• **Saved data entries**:
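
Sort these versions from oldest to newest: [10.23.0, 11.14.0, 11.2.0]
[10.23.0, 11.2.0, 11.14.0]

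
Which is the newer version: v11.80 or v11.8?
v11.80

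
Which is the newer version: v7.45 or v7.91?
v7.91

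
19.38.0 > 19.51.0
False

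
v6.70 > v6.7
True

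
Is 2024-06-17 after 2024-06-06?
Yes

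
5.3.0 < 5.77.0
True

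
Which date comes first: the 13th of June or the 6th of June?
the 6th of June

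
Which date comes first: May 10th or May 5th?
May 5th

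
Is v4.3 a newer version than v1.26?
Yes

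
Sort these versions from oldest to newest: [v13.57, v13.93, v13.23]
[v13.23, v13.57, v13.93]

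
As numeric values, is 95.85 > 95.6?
True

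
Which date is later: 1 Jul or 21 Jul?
21 Jul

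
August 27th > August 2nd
True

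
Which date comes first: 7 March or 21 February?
21 February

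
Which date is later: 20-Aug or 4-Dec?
4-Dec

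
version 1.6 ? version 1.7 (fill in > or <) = <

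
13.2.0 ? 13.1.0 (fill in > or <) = >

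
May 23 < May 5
False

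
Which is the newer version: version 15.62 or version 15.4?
version 15.62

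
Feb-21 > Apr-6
False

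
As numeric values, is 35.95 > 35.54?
True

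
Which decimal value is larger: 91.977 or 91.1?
91.977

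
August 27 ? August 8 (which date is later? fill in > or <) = >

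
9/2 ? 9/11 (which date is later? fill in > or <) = <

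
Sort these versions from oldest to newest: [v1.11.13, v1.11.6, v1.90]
[v1.11.6, v1.11.13, v1.90]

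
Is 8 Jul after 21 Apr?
Yes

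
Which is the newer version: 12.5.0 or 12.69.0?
12.69.0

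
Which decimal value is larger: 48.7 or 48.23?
48.7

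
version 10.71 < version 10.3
False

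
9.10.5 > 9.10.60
False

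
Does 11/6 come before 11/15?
Yes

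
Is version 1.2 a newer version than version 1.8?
No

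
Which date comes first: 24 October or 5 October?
5 October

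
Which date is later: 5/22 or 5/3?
5/22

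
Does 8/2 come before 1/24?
No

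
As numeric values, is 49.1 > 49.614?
False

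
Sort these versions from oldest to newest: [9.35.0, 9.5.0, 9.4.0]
[9.4.0, 9.5.0, 9.35.0]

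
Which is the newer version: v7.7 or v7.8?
v7.8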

• **Problem to solve**:
Return the lines above, starting at the one that contains "v6.70 > v6.7" and running through the last, exactly as they appear, with no extra lines.

• **Answer space**:
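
v6.70 > v6.7
True

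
Is 2024-06-17 after 2024-06-06?
Yes

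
5.3.0 < 5.77.0
True

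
Which date comes first: the 13th of June or the 6th of June?
the 6th of June

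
Which date comes first: May 10th or May 5th?
May 5th

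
Is v4.3 a newer version than v1.26?
Yes

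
Sort these versions from oldest to newest: [v13.57, v13.93, v13.23]
[v13.23, v13.57, v13.93]

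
As numeric values, is 95.85 > 95.6?
True

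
Which date is later: 1 Jul or 21 Jul?
21 Jul

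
August 27th > August 2nd
True

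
Which date comes first: 7 March or 21 February?
21 February

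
Which date is later: 20-Aug or 4-Dec?
4-Dec

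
version 1.6 ? version 1.7 (fill in > or <) = <

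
13.2.0 ? 13.1.0 (fill in > or <) = >

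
May 23 < May 5
False

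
Which is the newer version: version 15.62 or version 15.4?
version 15.62

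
Feb-21 > Apr-6
False

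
As numeric values, is 35.95 > 35.54?
True

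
Which decimal value is larger: 91.977 or 91.1?
91.977

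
August 27 ? August 8 (which date is later? fill in > or <) = >

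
9/2 ? 9/11 (which date is later? fill in > or <) = <

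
Sort these versions from oldest to newest: [v1.11.13, v1.11.6, v1.90]
[v1.11.6, v1.11.13, v1.90]

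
Is 8 Jul after 21 Apr?
Yes

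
Which is the newer version: 12.5.0 or 12.69.0?
12.69.0

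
Which decimal value is larger: 48.7 or 48.23?
48.7

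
version 10.71 < version 10.3
False

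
9.10.5 > 9.10.60
False

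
Does 11/6 come before 11/15?
Yes

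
Is version 1.2 a newer version than version 1.8?
No

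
Which date comes first: 24 October or 5 October?
5 October

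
Which date is later: 5/22 or 5/3?
5/22

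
Does 8/2 come before 1/24?
No

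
As numeric values, is 49.1 > 49.614?
False

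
Sort these versions from oldest to newest: [9.35.0, 9.5.0, 9.4.0]
[9.4.0, 9.5.0, 9.35.0]

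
Which is the newer version: v7.7 or v7.8?
v7.8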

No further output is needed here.